### TASK TO CARRY OUT
Retype the entries below without any change.

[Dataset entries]
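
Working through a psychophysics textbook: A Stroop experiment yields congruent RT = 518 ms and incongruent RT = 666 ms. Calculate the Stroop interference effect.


Stroop effect = RT(incongruent) - RT(congruent)
= 666 - 518
= 148 ms


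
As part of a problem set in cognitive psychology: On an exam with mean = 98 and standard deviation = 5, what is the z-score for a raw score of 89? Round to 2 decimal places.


z = (X - mu) / sigma
= (89 - 98) / 5
= -9 / 5
= -1.80


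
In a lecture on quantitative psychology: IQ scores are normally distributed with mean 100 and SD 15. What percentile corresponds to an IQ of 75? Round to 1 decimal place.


z = (IQ - mean) / SD
z = (75 - 100) / 15 = -1.6667
Percentile = Phi(-1.6667) * 100
Phi(-1.6667) = 0.047787
= 4.8


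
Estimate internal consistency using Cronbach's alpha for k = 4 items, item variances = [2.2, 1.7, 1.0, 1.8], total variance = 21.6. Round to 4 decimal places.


alpha = (k/(k-1)) * (1 - sum(s_i^2)/s_total^2)
sum(item variances) = 6.7
k/(k-1) = 4/3 = 1.333333
1 - 6.7/21.6 = 1 - 0.310185 = 0.689815
alpha = 1.333333 * 0.689815
= 0.9198


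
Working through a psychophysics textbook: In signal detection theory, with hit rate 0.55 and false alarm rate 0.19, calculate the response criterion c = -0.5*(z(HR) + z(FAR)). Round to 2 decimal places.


c = -0.5 * (z(HR) + z(FAR))
z(0.55) = 0.1257
z(0.19) = -0.8779
c = -0.5 * (0.1257 + -0.8779)
= -0.5 * -0.7522
= 0.38


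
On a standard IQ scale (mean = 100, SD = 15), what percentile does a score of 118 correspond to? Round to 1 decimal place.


z = (IQ - mean) / SD
z = (118 - 100) / 15 = 1.2
Percentile = Phi(1.2) * 100
Phi(1.2) = 0.88493
= 88.5


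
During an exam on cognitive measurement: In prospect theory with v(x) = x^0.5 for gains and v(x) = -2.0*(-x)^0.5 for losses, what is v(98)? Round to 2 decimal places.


Since x = 98 >= 0, use v(x) = x^0.5
98^0.5 = 9.8995
v(98) = 9.90


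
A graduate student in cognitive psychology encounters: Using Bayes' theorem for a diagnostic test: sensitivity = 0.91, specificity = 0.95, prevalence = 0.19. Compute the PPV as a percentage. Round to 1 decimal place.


PPV = (sens * prev) / (sens * prev + (1-spec) * (1-prev))
Numerator = 0.91 * 0.19 = 0.1729
P(positive and no disease) = (1 - spec) * (1 - prev) = (1 - 0.95) * (1 - 0.19) = 0.0405
Denominator = 0.1729 + 0.0405 = 0.2134
PPV = 0.1729 / 0.2134 = 0.810216
As percentage = 81.0


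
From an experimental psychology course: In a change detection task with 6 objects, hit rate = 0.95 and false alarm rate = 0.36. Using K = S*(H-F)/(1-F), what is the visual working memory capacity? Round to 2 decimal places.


K = S * (H - F) / (1 - F)
H - F = 0.59
1 - F = 0.64
K = 6 * 0.59 / 0.64
= 5.53


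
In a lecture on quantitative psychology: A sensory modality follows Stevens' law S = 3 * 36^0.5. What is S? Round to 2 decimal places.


S = 3 * 36^0.5
36^0.5 = 6.0
S = 3 * 6.0
= 18.00


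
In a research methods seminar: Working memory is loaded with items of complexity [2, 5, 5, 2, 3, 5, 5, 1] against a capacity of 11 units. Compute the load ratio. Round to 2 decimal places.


Total complexity = 2 + 5 + 5 + 2 + 3 + 5 + 5 + 1 = 28
Load = total / capacity = 28 / 11
= 2.55


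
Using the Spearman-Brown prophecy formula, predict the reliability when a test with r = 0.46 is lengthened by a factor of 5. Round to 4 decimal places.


r_new = n*r / (1 + (n-1)*r)
Numerator = 5 * 0.46 = 2.3
Denominator = 1 + 4 * 0.46 = 2.84
r_new = 2.3 / 2.84
= 0.8099


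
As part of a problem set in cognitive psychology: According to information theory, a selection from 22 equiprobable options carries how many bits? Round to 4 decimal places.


H = log2(n)
H = log2(22)
= 4.4594


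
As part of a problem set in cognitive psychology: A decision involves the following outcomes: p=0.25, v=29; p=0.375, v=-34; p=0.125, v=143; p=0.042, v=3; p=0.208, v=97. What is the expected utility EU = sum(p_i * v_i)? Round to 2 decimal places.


EU = sum(p_i * v_i)
0.25 * 29 = 7.25
0.375 * -34 = -12.75
0.125 * 143 = 17.875
0.042 * 3 = 0.126
0.208 * 97 = 20.176
EU = 7.25 + -12.75 + 17.875 + 0.126 + 20.176
= 32.68


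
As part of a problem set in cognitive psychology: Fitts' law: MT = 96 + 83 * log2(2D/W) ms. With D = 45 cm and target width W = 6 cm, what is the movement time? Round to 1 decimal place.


MT = 96 + 83 * log2(2*45/6)
2D/W = 15.0
log2(15.0) = 3.9069
MT = 96 + 83 * 3.9069
= 420.3 ms


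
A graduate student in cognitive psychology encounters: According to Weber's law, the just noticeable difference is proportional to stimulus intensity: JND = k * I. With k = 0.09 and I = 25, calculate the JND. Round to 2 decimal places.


JND = k * I
JND = 0.09 * 25
= 2.25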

### TASK SOLUTION
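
Working through a psychophysics textbook: A Stroop experiment yields congruent RT = 518 ms and incongruent RT = 666 ms. Calculate the Stroop interference effect.


Stroop effect = RT(incongruent) - RT(congruent)
= 666 - 518
= 148 ms


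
As part of a problem set in cognitive psychology: On an exam with mean = 98 and standard deviation = 5, what is the z-score for a raw score of 89? Round to 2 decimal places.


z = (X - mu) / sigma
= (89 - 98) / 5
= -9 / 5
= -1.80


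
In a lecture on quantitative psychology: IQ scores are normally distributed with mean 100 and SD 15. What percentile corresponds to an IQ of 75? Round to 1 decimal place.


z = (IQ - mean) / SD
z = (75 - 100) / 15 = -1.6667
Percentile = Phi(-1.6667) * 100
Phi(-1.6667) = 0.047787
= 4.8


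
Estimate internal consistency using Cronbach's alpha for k = 4 items, item variances = [2.2, 1.7, 1.0, 1.8], total variance = 21.6. Round to 4 decimal places.


alpha = (k/(k-1)) * (1 - sum(s_i^2)/s_total^2)
sum(item variances) = 6.7
k/(k-1) = 4/3 = 1.333333
1 - 6.7/21.6 = 1 - 0.310185 = 0.689815
alpha = 1.333333 * 0.689815
= 0.9198


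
Working through a psychophysics textbook: In signal detection theory, with hit rate 0.55 and false alarm rate 0.19, calculate the response criterion c = -0.5*(z(HR) + z(FAR)). Round to 2 decimal places.


c = -0.5 * (z(HR) + z(FAR))
z(0.55) = 0.1257
z(0.19) = -0.8779
c = -0.5 * (0.1257 + -0.8779)
= -0.5 * -0.7522
= 0.38


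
On a standard IQ scale (mean = 100, SD = 15), what percentile does a score of 118 correspond to? Round to 1 decimal place.


z = (IQ - mean) / SD
z = (118 - 100) / 15 = 1.2
Percentile = Phi(1.2) * 100
Phi(1.2) = 0.88493
= 88.5


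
During an exam on cognitive measurement: In prospect theory with v(x) = x^0.5 for gains and v(x) = -2.0*(-x)^0.5 for losses, what is v(98)? Round to 2 decimal places.


Since x = 98 >= 0, use v(x) = x^0.5
98^0.5 = 9.8995
v(98) = 9.90


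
A graduate student in cognitive psychology encounters: Using Bayes' theorem for a diagnostic test: sensitivity = 0.91, specificity = 0.95, prevalence = 0.19. Compute the PPV as a percentage. Round to 1 decimal place.


PPV = (sens * prev) / (sens * prev + (1-spec) * (1-prev))
Numerator = 0.91 * 0.19 = 0.1729
P(positive and no disease) = (1 - spec) * (1 - prev) = (1 - 0.95) * (1 - 0.19) = 0.0405
Denominator = 0.1729 + 0.0405 = 0.2134
PPV = 0.1729 / 0.2134 = 0.810216
As percentage = 81.0


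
From an experimental psychology course: In a change detection task with 6 objects, hit rate = 0.95 and false alarm rate = 0.36. Using K = S*(H-F)/(1-F), what is the visual working memory capacity? Round to 2 decimal places.


K = S * (H - F) / (1 - F)
H - F = 0.59
1 - F = 0.64
K = 6 * 0.59 / 0.64
= 5.53


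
In a lecture on quantitative psychology: A sensory modality follows Stevens' law S = 3 * 36^0.5. What is S? Round to 2 decimal places.


S = 3 * 36^0.5
36^0.5 = 6.0
S = 3 * 6.0
= 18.00


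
In a research methods seminar: Working memory is loaded with items of complexity [2, 5, 5, 2, 3, 5, 5, 1] against a capacity of 11 units. Compute the load ratio. Round to 2 decimal places.


Total complexity = 2 + 5 + 5 + 2 + 3 + 5 + 5 + 1 = 28
Load = total / capacity = 28 / 11
= 2.55


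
Using the Spearman-Brown prophecy formula, predict the reliability when a test with r = 0.46 is lengthened by a factor of 5. Round to 4 decimal places.


r_new = n*r / (1 + (n-1)*r)
Numerator = 5 * 0.46 = 2.3
Denominator = 1 + 4 * 0.46 = 2.84
r_new = 2.3 / 2.84
= 0.8099


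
As part of a problem set in cognitive psychology: According to information theory, a selection from 22 equiprobable options carries how many bits? Round to 4 decimal places.


H = log2(n)
H = log2(22)
= 4.4594


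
As part of a problem set in cognitive psychology: A decision involves the following outcomes: p=0.25, v=29; p=0.375, v=-34; p=0.125, v=143; p=0.042, v=3; p=0.208, v=97. What is the expected utility EU = sum(p_i * v_i)? Round to 2 decimal places.


EU = sum(p_i * v_i)
0.25 * 29 = 7.25
0.375 * -34 = -12.75
0.125 * 143 = 17.875
0.042 * 3 = 0.126
0.208 * 97 = 20.176
EU = 7.25 + -12.75 + 17.875 + 0.126 + 20.176
= 32.68


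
As part of a problem set in cognitive psychology: Fitts' law: MT = 96 + 83 * log2(2D/W) ms. With D = 45 cm and target width W = 6 cm, what is the movement time? Round to 1 decimal place.


MT = 96 + 83 * log2(2*45/6)
2D/W = 15.0
log2(15.0) = 3.9069
MT = 96 + 83 * 3.9069
= 420.3 ms


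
A graduate student in cognitive psychology encounters: According to Weber's law, the just noticeable difference is proportional to stimulus intensity: JND = k * I. With k = 0.09 and I = 25, calculate the JND. Round to 2 decimal places.


JND = k * I
JND = 0.09 * 25
= 2.25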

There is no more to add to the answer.